WORK ITEM. What you write should be an exact copy of the material, from its first line through the line containing "Answer: -9113/375 ≈ -24.301".

● ● ●

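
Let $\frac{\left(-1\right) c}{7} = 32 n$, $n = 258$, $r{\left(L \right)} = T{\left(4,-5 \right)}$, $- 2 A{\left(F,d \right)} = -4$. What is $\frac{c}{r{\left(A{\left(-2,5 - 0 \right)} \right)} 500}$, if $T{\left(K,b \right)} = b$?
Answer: $\frac{14448}{625} \approx 23.117$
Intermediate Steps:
$A{\left(F,d \right)} = 2$ ($A{\left(F,d \right)} = \left(- \frac{1}{2}\right) \left(-4\right) = 2$)
$r{\left(L \right)} = -5$
$c = -57792$ ($c = - 7 \cdot 32 \cdot 258 = \left(-7\right) 8256 = -57792$)
$\frac{c}{r{\left(A{\left(-2,5 - 0 \right)} \right)} 500} = - \frac{57792}{\left(-5\right) 500} = - \frac{57792}{-2500} = \left(-57792\right) \left(- \frac{1}{2500}\right) = \frac{14448}{625}$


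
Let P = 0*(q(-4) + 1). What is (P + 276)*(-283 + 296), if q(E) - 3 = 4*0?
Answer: 3588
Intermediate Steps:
q(E) = 3 (q(E) = 3 + 4*0 = 3 + 0 = 3)
P = 0 (P = 0*(3 + 1) = 0*4 = 0)
(P + 276)*(-283 + 296) = (0 + 276)*(-283 + 296) = 276*13 = 3588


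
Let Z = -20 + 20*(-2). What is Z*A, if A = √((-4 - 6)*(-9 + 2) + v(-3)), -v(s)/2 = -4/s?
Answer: -20*√606 ≈ -492.34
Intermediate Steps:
v(s) = 8/s (v(s) = -(-8)/s = 8/s)
Z = -60 (Z = -20 - 40 = -60)
A = √606/3 (A = √((-4 - 6)*(-9 + 2) + 8/(-3)) = √(-10*(-7) + 8*(-⅓)) = √(70 - 8/3) = √(202/3) = √606/3 ≈ 8.2057)
Z*A = -20*√606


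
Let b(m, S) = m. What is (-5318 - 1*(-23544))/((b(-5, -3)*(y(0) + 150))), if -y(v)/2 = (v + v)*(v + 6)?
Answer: -9113/375 ≈ -24.301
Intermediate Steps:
y(v) = -4*v*(6 + v) (y(v) = -2*(v + v)*(v + 6) = -2*2*v*(6 + v) = -4*v*(6 + v))
(-5318 - 1*(-23544))/((b(-5, -3)*(y(0) + 150))) = (-5318 - 1*(-23544))/((-5*(-4*0*(6 + 0) + 150))) = (-5318 + 23544)/((-5*(-4*0*6 + 150))) = 18226/((-5*(0 + 150))) = 18226/((-5*150)) = 18226/(-750) = 18226*(-1/750) = -9113/375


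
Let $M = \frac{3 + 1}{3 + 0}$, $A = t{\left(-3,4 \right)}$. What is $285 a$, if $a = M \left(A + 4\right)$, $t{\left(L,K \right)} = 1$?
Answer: $1900$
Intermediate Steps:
$A = 1$
$M = \frac{4}{3} \approx 1.3333$
$a = \frac{20}{3}$ ($a = \frac{4 \left(1 + 4\right)}{3} = \frac{4}{3} \cdot 5 = \frac{20}{3} \approx 6.6667$)
$285 a = 285 \cdot \frac{20}{3} = 1900$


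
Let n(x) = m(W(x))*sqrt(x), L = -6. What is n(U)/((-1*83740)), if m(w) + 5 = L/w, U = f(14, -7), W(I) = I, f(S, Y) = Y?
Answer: 29*I*sqrt(7)/586180 ≈ 0.00013089*I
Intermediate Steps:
U = -7
m(w) = -5 - 6/w
n(x) = sqrt(x)*(-5 - 6/x) (n(x) = (-5 - 6/x)*sqrt(x) = sqrt(x)*(-5 - 6/x))
n(U)/((-1*83740)) = ((-6 - 5*(-7))/sqrt(-7))/((-1*83740)) = ((-I*sqrt(7)/7)*(-6 + 35))/(-83740) = (-I*sqrt(7)/7*29)*(-1/83740) = -29*I*sqrt(7)/7*(-1/83740) = 29*I*sqrt(7)/586180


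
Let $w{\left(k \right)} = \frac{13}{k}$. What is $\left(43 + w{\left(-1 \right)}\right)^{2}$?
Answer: $900$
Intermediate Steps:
$\left(43 + w{\left(-1 \right)}\right)^{2} = \left(43 + \frac{13}{-1}\right)^{2} = \left(43 + 13 \left(-1\right)\right)^{2} = \left(43 - 13\right)^{2} = 30^{2} = 900$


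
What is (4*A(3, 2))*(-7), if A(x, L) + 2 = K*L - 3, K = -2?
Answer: 252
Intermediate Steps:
A(x, L) = -5 - 2*L (A(x, L) = -2 + (-2*L - 3) = -2 + (-3 - 2*L) = -5 - 2*L)
(4*A(3, 2))*(-7) = (4*(-5 - 2*2))*(-7) = (4*(-5 - 4))*(-7) = (4*(-9))*(-7) = -36*(-7) = 252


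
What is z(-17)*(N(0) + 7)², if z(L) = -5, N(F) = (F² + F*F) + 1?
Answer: -320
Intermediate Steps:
N(F) = 1 + 2*F² (N(F) = (F² + F²) + 1 = 2*F² + 1 = 1 + 2*F²)
z(-17)*(N(0) + 7)² = -5*((1 + 2*0²) + 7)² = -5*((1 + 2*0) + 7)² = -5*((1 + 0) + 7)² = -5*(1 + 7)² = -5*8² = -5*64 = -320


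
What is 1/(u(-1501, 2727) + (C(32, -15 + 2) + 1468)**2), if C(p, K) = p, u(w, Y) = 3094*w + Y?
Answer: -1/2391367 ≈ -4.1817e-7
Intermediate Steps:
u(w, Y) = Y + 3094*w
1/(u(-1501, 2727) + (C(32, -15 + 2) + 1468)**2) = 1/((2727 + 3094*(-1501)) + (32 + 1468)**2) = 1/((2727 - 4644094) + 1500**2) = 1/(-4641367 + 2250000) = 1/(-2391367) = -1/2391367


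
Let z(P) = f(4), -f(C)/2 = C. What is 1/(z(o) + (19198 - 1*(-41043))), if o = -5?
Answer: 1/60233 ≈ 1.6602e-5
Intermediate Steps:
f(C) = -2*C
z(P) = -8 (z(P) = -2*4 = -8)
1/(z(o) + (19198 - 1*(-41043))) = 1/(-8 + (19198 - 1*(-41043))) = 1/(-8 + (19198 + 41043)) = 1/(-8 + 60241) = 1/60233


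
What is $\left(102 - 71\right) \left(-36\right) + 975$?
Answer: $-141$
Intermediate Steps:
$\left(102 - 71\right) \left(-36\right) + 975 = 31 \left(-36\right) + 975 = -1116 + 975 = -141$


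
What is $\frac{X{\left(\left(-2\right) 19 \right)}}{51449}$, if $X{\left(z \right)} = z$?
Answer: $- \frac{38}{51449} \approx -0.0007386$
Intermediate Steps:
$\frac{X{\left(\left(-2\right) 19 \right)}}{51449} = \frac{\left(-2\right) 19}{51449} = \left(-38\right) \frac{1}{51449} = - \frac{38}{51449}$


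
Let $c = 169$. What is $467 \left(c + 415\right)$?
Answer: $272728$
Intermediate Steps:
$467 \left(c + 415\right) = 467 \left(169 + 415\right) = 467 \cdot 584 = 272728$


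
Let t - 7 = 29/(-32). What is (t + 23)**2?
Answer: 866761/1024 ≈ 846.45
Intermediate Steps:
t = 195/32 (t = 7 + 29/(-32) = 7 + 29*(-1/32) = 7 - 29/32 = 195/32 ≈ 6.0938)
(t + 23)**2 = (195/32 + 23)**2 = (931/32)**2 = 866761/1024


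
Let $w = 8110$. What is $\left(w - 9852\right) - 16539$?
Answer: $-18281$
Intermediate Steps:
$\left(w - 9852\right) - 16539 = \left(8110 - 9852\right) - 16539 = -1742 - 16539 = -18281$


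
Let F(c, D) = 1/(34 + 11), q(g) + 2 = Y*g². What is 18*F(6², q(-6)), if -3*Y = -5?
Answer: ⅖ ≈ 0.40000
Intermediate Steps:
Y = 5/3 (Y = -⅓*(-5) = 5/3 ≈ 1.6667)
q(g) = -2 + 5*g²/3
F(c, D) = 1/45
18*F(6², q(-6)) = 18*(1/45) = ⅖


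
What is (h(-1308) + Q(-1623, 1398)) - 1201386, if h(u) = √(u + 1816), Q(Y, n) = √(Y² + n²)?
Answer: -1201386 + 2*√127 + 3*√509837 ≈ -1.1992e+6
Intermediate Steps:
h(u) = √(1816 + u)
(h(-1308) + Q(-1623, 1398)) - 1201386 = (√(1816 - 1308) + √((-1623)² + 1398²)) - 1201386 = (√508 + √(2634129 + 1954404)) - 1201386 = (2*√127 + √4588533) - 1201386 = (2*√127 + 3*√509837) - 1201386 = -1201386 + 2*√127 + 3*√509837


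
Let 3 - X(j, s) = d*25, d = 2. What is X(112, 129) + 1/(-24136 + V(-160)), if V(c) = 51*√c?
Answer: -3424908621/72870332 - 51*I*√10/145740664 ≈ -47.0 - 1.1066e-6*I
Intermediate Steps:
X(j, s) = -47 (X(j, s) = 3 - 2*25 = 3 - 1*50 = 3 - 50 = -47)
X(112, 129) + 1/(-24136 + V(-160)) = -47 + 1/(-24136 + 51*√(-160)) = -47 + 1/(-24136 + 51*(4*I*√10)) = -47 + 1/(-24136 + 204*I*√10)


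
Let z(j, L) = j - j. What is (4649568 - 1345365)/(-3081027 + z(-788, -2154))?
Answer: -1101401/1027009 ≈ -1.0724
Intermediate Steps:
z(j, L) = 0
(4649568 - 1345365)/(-3081027 + z(-788, -2154)) = (4649568 - 1345365)/(-3081027 + 0) = 3304203/(-3081027) = 3304203*(-1/3081027) = -1101401/1027009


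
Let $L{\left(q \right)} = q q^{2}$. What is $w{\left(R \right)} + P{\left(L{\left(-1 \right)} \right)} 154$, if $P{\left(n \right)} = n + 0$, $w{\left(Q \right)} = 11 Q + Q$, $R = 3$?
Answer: $-118$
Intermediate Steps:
$L{\left(q \right)} = q^{3}$
$w{\left(Q \right)} = 12 Q$
$P{\left(n \right)} = n$
$w{\left(R \right)} + P{\left(L{\left(-1 \right)} \right)} 154 = 12 \cdot 3 + \left(-1\right)^{3} \cdot 154 = 36 - 154 = -118$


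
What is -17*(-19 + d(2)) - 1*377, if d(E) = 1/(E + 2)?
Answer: -233/4 ≈ -58.250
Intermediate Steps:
d(E) = 1/(2 + E)
-17*(-19 + d(2)) - 1*377 = -17*(-19 + 1/(2 + 2)) - 1*377 = -17*(-19 + 1/4) - 377 = -17*(-75/4) - 377 = 1275/4 - 377 = -233/4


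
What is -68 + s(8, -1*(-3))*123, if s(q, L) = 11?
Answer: 1285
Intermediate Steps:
-68 + s(8, -1*(-3))*123 = -68 + 11*123 = -68 + 1353 = 1285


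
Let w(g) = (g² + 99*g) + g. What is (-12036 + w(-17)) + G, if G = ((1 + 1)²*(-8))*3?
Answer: -13543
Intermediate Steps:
w(g) = g² + 100*g
G = -96 (G = (2²*(-8))*3 = (4*(-8))*3 = -32*3 = -96)
(-12036 + w(-17)) + G = (-12036 - 17*(100 - 17)) - 96 = (-12036 - 17*83) - 96 = (-12036 - 1411) - 96 = -13447 - 96 = -13543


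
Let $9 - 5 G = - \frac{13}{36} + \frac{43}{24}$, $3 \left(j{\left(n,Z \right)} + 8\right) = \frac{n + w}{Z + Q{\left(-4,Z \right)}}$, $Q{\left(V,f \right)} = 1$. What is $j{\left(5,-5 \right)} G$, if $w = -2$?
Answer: $- \frac{1199}{96} \approx -12.49$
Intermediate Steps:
$j{\left(n,Z \right)} = -8 + \frac{-2 + n}{3 \left(1 + Z\right)}$ ($j{\left(n,Z \right)} = -8 + \frac{\left(n - 2\right) \frac{1}{Z + 1}}{3} = -8 + \frac{\left(-2 + n\right) \frac{1}{1 + Z}}{3} = -8 + \frac{\frac{1}{1 + Z} \left(-2 + n\right)}{3} = -8 + \frac{-2 + n}{3 \left(1 + Z\right)}$)
$G = \frac{109}{72}$ ($G = \frac{9}{5} - \frac{- \frac{13}{36} + \frac{43}{24}}{5} = \frac{9}{5} - \frac{103}{360} = \frac{109}{72} \approx 1.5139$)
$j{\left(5,-5 \right)} G = \frac{-26 + 5 - -120}{3 \left(1 - 5\right)} \frac{109}{72} = \frac{-26 + 5 + 120}{3 \left(-4\right)} \frac{109}{72} = \frac{1}{3} \left(- \frac{1}{4}\right) 99 \cdot \frac{109}{72} = \left(- \frac{33}{4}\right) \frac{109}{72} = - \frac{1199}{96}$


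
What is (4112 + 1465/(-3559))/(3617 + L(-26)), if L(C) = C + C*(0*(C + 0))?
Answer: 2090449/1825767 ≈ 1.1450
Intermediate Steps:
L(C) = C (L(C) = C + C*(0*C) = C + C*0 = C + 0 = C)
(4112 + 1465/(-3559))/(3617 + L(-26)) = (4112 + 1465/(-3559))/(3617 - 26) = (4112 + 1465*(-1/3559))/3591 = (4112 - 1465/3559)*(1/3591) = (14633143/3559)*(1/3591) = 2090449/1825767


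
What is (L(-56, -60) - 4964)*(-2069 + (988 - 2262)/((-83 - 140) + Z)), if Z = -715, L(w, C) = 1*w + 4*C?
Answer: 728678320/67 ≈ 1.0876e+7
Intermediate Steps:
L(w, C) = w + 4*C
(L(-56, -60) - 4964)*(-2069 + (988 - 2262)/((-83 - 140) + Z)) = ((-56 + 4*(-60)) - 4964)*(-2069 + (988 - 2262)/((-83 - 140) - 715)) = ((-56 - 240) - 4964)*(-2069 - 1274/(-223 - 715)) = (-296 - 4964)*(-2069 - 1274/(-938)) = -5260*(-2069 - 1274*(-1/938)) = -5260*(-2069 + 91/67) = -5260*(-138532/67) = 728678320/67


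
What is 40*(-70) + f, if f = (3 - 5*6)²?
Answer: -2071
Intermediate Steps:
f = 729 (f = (3 - 30)² = (-27)² = 729)
40*(-70) + f = 40*(-70) + 729 = -2800 + 729 = -2071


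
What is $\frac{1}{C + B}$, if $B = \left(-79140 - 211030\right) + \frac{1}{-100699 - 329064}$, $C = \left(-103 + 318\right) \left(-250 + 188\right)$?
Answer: $- \frac{429763}{130433070501} \approx -3.2949 \cdot 10^{-6}$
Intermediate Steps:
$C = -13330$ ($C = 215 \left(-62\right) = -13330$)
$B = - \frac{124704329711}{429763}$ ($B = -290170 + \frac{1}{-429763} = -290170 - \frac{1}{429763} = - \frac{124704329711}{429763} \approx -2.9017 \cdot 10^{5}$)
$\frac{1}{C + B} = \frac{1}{-13330 - \frac{124704329711}{429763}} = \frac{1}{- \frac{130433070501}{429763}} = - \frac{429763}{130433070501}$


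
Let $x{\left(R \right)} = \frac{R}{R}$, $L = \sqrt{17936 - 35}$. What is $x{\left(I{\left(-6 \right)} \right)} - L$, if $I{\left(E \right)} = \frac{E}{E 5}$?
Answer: $1 - 9 \sqrt{221} \approx -132.79$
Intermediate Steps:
$L = 9 \sqrt{221}$ ($L = \sqrt{17901} = 9 \sqrt{221} \approx 133.79$)
$I{\left(E \right)} = \frac{1}{5}$ ($I{\left(E \right)} = \frac{E}{5 E} = E \frac{1}{5 E} = \frac{1}{5}$)
$x{\left(R \right)} = 1$
$x{\left(I{\left(-6 \right)} \right)} - L = 1 - 9 \sqrt{221}$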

● ● ●

COMPLETED EXERCISE.
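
Let $\frac{\left(-1\right) c}{7} = 32 n$, $n = 258$, $r{\left(L \right)} = T{\left(4,-5 \right)}$, $- 2 A{\left(F,d \right)} = -4$. What is $\frac{c}{r{\left(A{\left(-2,5 - 0 \right)} \right)} 500}$, if $T{\left(K,b \right)} = b$?
Answer: $\frac{14448}{625} \approx 23.117$
Intermediate Steps:
$A{\left(F,d \right)} = 2$ ($A{\left(F,d \right)} = \left(- \frac{1}{2}\right) \left(-4\right) = 2$)
$r{\left(L \right)} = -5$
$c = -57792$ ($c = - 7 \cdot 32 \cdot 258 = \left(-7\right) 8256 = -57792$)
$\frac{c}{r{\left(A{\left(-2,5 - 0 \right)} \right)} 500} = - \frac{57792}{\left(-5\right) 500} = - \frac{57792}{-2500} = \left(-57792\right) \left(- \frac{1}{2500}\right) = \frac{14448}{625}$


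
Let P = 0*(q(-4) + 1). What is (P + 276)*(-283 + 296), if q(E) - 3 = 4*0?
Answer: 3588
Intermediate Steps:
q(E) = 3 (q(E) = 3 + 4*0 = 3 + 0 = 3)
P = 0 (P = 0*(3 + 1) = 0*4 = 0)
(P + 276)*(-283 + 296) = (0 + 276)*(-283 + 296) = 276*13 = 3588


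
Let Z = -20 + 20*(-2). What is Z*A, if A = √((-4 - 6)*(-9 + 2) + v(-3)), -v(s)/2 = -4/s?
Answer: -20*√606 ≈ -492.34
Intermediate Steps:
v(s) = 8/s (v(s) = -(-8)/s = 8/s)
Z = -60 (Z = -20 - 40 = -60)
A = √606/3 (A = √((-4 - 6)*(-9 + 2) + 8/(-3)) = √(-10*(-7) + 8*(-⅓)) = √(70 - 8/3) = √(202/3) = √606/3 ≈ 8.2057)
Z*A = -20*√606


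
Let b(m, S) = m. What is (-5318 - 1*(-23544))/((b(-5, -3)*(y(0) + 150))), if -y(v)/2 = (v + v)*(v + 6)?
Answer: -9113/375 ≈ -24.301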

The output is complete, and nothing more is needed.